● Task:
Below are the records. State how many of their lines contain "relations", with nothing else.

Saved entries
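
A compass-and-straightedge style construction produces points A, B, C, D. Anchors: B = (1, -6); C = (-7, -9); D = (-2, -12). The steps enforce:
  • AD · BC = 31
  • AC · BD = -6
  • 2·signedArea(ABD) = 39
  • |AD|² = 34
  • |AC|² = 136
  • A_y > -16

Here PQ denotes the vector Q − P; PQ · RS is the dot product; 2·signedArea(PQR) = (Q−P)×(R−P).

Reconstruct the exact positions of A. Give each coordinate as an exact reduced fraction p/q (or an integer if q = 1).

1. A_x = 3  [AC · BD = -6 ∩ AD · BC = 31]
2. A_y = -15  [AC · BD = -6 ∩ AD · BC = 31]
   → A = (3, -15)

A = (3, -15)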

---

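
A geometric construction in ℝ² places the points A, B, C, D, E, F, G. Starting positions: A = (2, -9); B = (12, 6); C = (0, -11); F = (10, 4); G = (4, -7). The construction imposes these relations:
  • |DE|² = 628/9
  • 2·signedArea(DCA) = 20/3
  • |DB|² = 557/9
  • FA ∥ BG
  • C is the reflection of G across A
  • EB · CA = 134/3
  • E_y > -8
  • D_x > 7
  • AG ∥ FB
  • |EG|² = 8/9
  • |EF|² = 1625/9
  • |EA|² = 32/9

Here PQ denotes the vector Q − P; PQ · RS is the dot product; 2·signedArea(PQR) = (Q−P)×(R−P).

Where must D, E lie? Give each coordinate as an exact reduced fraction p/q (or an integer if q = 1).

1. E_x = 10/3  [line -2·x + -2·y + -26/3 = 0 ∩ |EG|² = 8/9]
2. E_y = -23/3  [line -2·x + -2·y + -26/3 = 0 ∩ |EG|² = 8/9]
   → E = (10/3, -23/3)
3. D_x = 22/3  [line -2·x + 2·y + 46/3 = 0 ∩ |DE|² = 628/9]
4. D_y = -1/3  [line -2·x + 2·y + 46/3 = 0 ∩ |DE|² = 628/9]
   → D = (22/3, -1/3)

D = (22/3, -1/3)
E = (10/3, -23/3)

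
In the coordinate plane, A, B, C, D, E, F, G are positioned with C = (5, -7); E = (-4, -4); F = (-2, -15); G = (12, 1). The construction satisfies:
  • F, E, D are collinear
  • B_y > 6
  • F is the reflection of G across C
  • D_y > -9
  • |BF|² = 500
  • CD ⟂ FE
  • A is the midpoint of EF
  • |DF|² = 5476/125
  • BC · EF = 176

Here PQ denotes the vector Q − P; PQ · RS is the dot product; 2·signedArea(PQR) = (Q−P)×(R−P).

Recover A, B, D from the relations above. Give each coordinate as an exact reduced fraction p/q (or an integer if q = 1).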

● Task result:
2